**Task item:** Restate the listing below with no word altered.

"""

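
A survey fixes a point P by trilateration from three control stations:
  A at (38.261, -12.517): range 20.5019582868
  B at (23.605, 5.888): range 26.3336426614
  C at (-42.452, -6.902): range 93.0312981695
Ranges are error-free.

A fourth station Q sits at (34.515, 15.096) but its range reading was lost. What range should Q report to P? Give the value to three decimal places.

eq1: (x − 38.261)² + (y + 12.517)² = 20.5019582868²
eq2: (x − 23.605)² + (y − 5.888)² = 26.3336426614²
eq3: (x + 42.452)² + (y + 6.902)² = 93.0312981695²
eq2−eq3, eq2−eq1 (x²,y² cancel):
  -132.114·x − 25.580·y = -6703.416364
  29.312·x − 36.810·y = 1301.845283
det = -132.114·-36.810 − -25.580·29.312 = 5612.917300
x = (-6703.416364·-36.810 − -25.580·1301.845283) / 5612.917300 = 49.894546
y = (-132.114·1301.845283 − -6703.416364·29.312) / 5612.917300 = 4.364674
|P − Q| = √((49.894546 − 34.515)² + (4.364674 − 15.096)²) = 18.753447

18.753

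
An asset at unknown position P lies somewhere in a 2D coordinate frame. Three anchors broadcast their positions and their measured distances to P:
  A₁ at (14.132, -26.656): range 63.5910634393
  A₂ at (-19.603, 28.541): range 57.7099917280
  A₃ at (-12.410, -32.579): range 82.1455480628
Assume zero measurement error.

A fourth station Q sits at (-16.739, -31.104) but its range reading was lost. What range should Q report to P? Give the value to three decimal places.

eq1: (x − 14.132)² + (y + 26.656)² = 63.5910634393²
eq2: (x + 19.603)² + (y − 28.541)² = 57.7099917280²
eq3: (x + 12.410)² + (y + 32.579)² = 82.1455480628²
eq1−eq3, eq1−eq2 (x²,y² cancel):
  -53.084·x − 11.846·y = -2398.924136
  -67.470·x + 110.394·y = 1001.990734
det = -53.084·110.394 − -11.846·-67.470 = -6659.404716
x = (-2398.924136·110.394 − -11.846·1001.990734) / -6659.404716 = 37.984964
y = (-53.084·1001.990734 − -2398.924136·-67.470) / -6659.404716 = 32.291939
|P − Q| = √((37.984964 − -16.739)² + (32.291939 − -31.104)²) = 83.748178

83.748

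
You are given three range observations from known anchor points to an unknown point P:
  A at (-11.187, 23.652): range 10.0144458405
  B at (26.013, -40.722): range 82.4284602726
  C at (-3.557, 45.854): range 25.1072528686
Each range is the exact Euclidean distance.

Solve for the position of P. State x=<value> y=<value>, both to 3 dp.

x=-20.502 y=27.328

eq1: (x + 11.187)² + (y − 23.652)² = 10.0144458405²
eq2: (x − 26.013)² + (y + 40.722)² = 82.4284602726²
eq3: (x + 3.557)² + (y − 45.854)² = 25.1072528686²
eq2−eq3, eq2−eq1 (x²,y² cancel):
  -59.140·x + 173.152·y = 5944.361028
  -74.400·x + 128.748·y = 5043.770557
det = -59.140·128.748 − 173.152·-74.400 = 5268.352080
x = (5944.361028·128.748 − 173.152·5043.770557) / 5268.352080 = -20.502496
y = (-59.140·5043.770557 − 5944.361028·-74.400) / 5268.352080 = 27.327686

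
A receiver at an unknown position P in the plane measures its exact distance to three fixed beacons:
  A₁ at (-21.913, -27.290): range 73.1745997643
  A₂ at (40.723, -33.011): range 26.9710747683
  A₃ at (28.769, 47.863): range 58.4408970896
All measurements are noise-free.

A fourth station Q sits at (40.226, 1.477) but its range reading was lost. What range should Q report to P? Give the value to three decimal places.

11.925

eq1: (x + 21.913)² + (y + 27.290)² = 73.1745997643²
eq2: (x − 40.723)² + (y + 33.011)² = 26.9710747683²
eq3: (x − 28.769)² + (y − 47.863)² = 58.4408970896²
eq2−eq3, eq2−eq1 (x²,y² cancel):
  -23.908·x + 161.748·y = -2317.466298
  -125.272·x + 11.442·y = -6150.248358
det = -23.908·11.442 − 161.748·-125.272 = 19988.940120
x = (-2317.466298·11.442 − 161.748·-6150.248358) / 19988.940120 = 48.440483
y = (-23.908·-6150.248358 − -2317.466298·-125.272) / 19988.940120 = -7.167639
|P − Q| = √((48.440483 − 40.226)² + (-7.167639 − 1.477)²) = 11.925079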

"""

**Solution:**
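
A survey fixes a point P by trilateration from three control stations:
  A at (38.261, -12.517): range 20.5019582868
  B at (23.605, 5.888): range 26.3336426614
  C at (-42.452, -6.902): range 93.0312981695
Ranges are error-free.

A fourth station Q sits at (34.515, 15.096) but its range reading was lost. What range should Q report to P? Give the value to three decimal places.

eq1: (x − 38.261)² + (y + 12.517)² = 20.5019582868²
eq2: (x − 23.605)² + (y − 5.888)² = 26.3336426614²
eq3: (x + 42.452)² + (y + 6.902)² = 93.0312981695²
eq2−eq3, eq2−eq1 (x²,y² cancel):
  -132.114·x − 25.580·y = -6703.416364
  29.312·x − 36.810·y = 1301.845283
det = -132.114·-36.810 − -25.580·29.312 = 5612.917300
x = (-6703.416364·-36.810 − -25.580·1301.845283) / 5612.917300 = 49.894546
y = (-132.114·1301.845283 − -6703.416364·29.312) / 5612.917300 = 4.364674
|P − Q| = √((49.894546 − 34.515)² + (4.364674 − 15.096)²) = 18.753447

18.753

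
An asset at unknown position P lies somewhere in a 2D coordinate frame. Three anchors broadcast their positions and their measured distances to P:
  A₁ at (14.132, -26.656): range 63.5910634393
  A₂ at (-19.603, 28.541): range 57.7099917280
  A₃ at (-12.410, -32.579): range 82.1455480628
Assume zero measurement error.

A fourth station Q sits at (-16.739, -31.104) but its range reading was lost. What range should Q report to P? Give the value to three decimal places.

eq1: (x − 14.132)² + (y + 26.656)² = 63.5910634393²
eq2: (x + 19.603)² + (y − 28.541)² = 57.7099917280²
eq3: (x + 12.410)² + (y + 32.579)² = 82.1455480628²
eq1−eq3, eq1−eq2 (x²,y² cancel):
  -53.084·x − 11.846·y = -2398.924136
  -67.470·x + 110.394·y = 1001.990734
det = -53.084·110.394 − -11.846·-67.470 = -6659.404716
x = (-2398.924136·110.394 − -11.846·1001.990734) / -6659.404716 = 37.984964
y = (-53.084·1001.990734 − -2398.924136·-67.470) / -6659.404716 = 32.291939
|P − Q| = √((37.984964 − -16.739)² + (32.291939 − -31.104)²) = 83.748178

83.748

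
You are given three range observations from known anchor points to an unknown point P:
  A at (-11.187, 23.652): range 10.0144458405
  B at (26.013, -40.722): range 82.4284602726
  C at (-3.557, 45.854): range 25.1072528686
Each range is the exact Euclidean distance.

Solve for the position of P. State x=<value> y=<value>, both to 3 dp.

x=-20.502 y=27.328

eq1: (x + 11.187)² + (y − 23.652)² = 10.0144458405²
eq2: (x − 26.013)² + (y + 40.722)² = 82.4284602726²
eq3: (x + 3.557)² + (y − 45.854)² = 25.1072528686²
eq2−eq3, eq2−eq1 (x²,y² cancel):
  -59.140·x + 173.152·y = 5944.361028
  -74.400·x + 128.748·y = 5043.770557
det = -59.140·128.748 − 173.152·-74.400 = 5268.352080
x = (5944.361028·128.748 − 173.152·5043.770557) / 5268.352080 = -20.502496
y = (-59.140·5043.770557 − 5944.361028·-74.400) / 5268.352080 = 27.327686

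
A receiver at an unknown position P in the plane measures its exact distance to three fixed beacons:
  A₁ at (-21.913, -27.290): range 73.1745997643
  A₂ at (40.723, -33.011): range 26.9710747683
  A₃ at (28.769, 47.863): range 58.4408970896
All measurements are noise-free.

A fourth station Q sits at (40.226, 1.477) but its range reading was lost. What range should Q report to P? Give the value to three decimal places.

11.925

eq1: (x + 21.913)² + (y + 27.290)² = 73.1745997643²
eq2: (x − 40.723)² + (y + 33.011)² = 26.9710747683²
eq3: (x − 28.769)² + (y − 47.863)² = 58.4408970896²
eq2−eq3, eq2−eq1 (x²,y² cancel):
  -23.908·x + 161.748·y = -2317.466298
  -125.272·x + 11.442·y = -6150.248358
det = -23.908·11.442 − 161.748·-125.272 = 19988.940120
x = (-2317.466298·11.442 − 161.748·-6150.248358) / 19988.940120 = 48.440483
y = (-23.908·-6150.248358 − -2317.466298·-125.272) / 19988.940120 = -7.167639
|P − Q| = √((48.440483 − 40.226)² + (-7.167639 − 1.477)²) = 11.925079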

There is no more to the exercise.